Segment Open

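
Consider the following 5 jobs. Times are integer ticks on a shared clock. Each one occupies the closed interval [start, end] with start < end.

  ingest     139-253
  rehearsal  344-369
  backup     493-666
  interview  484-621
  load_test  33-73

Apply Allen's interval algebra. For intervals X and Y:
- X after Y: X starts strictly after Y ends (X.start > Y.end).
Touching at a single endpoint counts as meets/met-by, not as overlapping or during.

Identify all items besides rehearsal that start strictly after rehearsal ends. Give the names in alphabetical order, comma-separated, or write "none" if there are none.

Target rehearsal = [344, 369].
backup [493, 666] → after → yes.
ingest [139, 253] → before → no.
interview [484, 621] → after → yes.
load_test [33, 73] → before → no.
Result: backup, interview.

backup, interview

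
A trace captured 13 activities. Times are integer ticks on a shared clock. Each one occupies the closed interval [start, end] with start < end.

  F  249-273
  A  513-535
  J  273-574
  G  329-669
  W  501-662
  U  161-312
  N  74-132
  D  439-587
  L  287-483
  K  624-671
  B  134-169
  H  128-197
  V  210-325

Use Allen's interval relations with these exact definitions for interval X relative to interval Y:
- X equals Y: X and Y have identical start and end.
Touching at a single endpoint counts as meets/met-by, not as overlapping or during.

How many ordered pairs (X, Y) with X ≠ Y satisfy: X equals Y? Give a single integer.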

Segment Closed

## Goal of the exercise:
One line above contains "- X equals Y: X". Output that line and each one after it, word for word, and nothing else.

## Task response:
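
- X equals Y: X and Y have identical start and end.
Touching at a single endpoint counts as meets/met-by, not as overlapping or during.

How many ordered pairs (X, Y) with X ≠ Y satisfy: X equals Y? Give a single integer.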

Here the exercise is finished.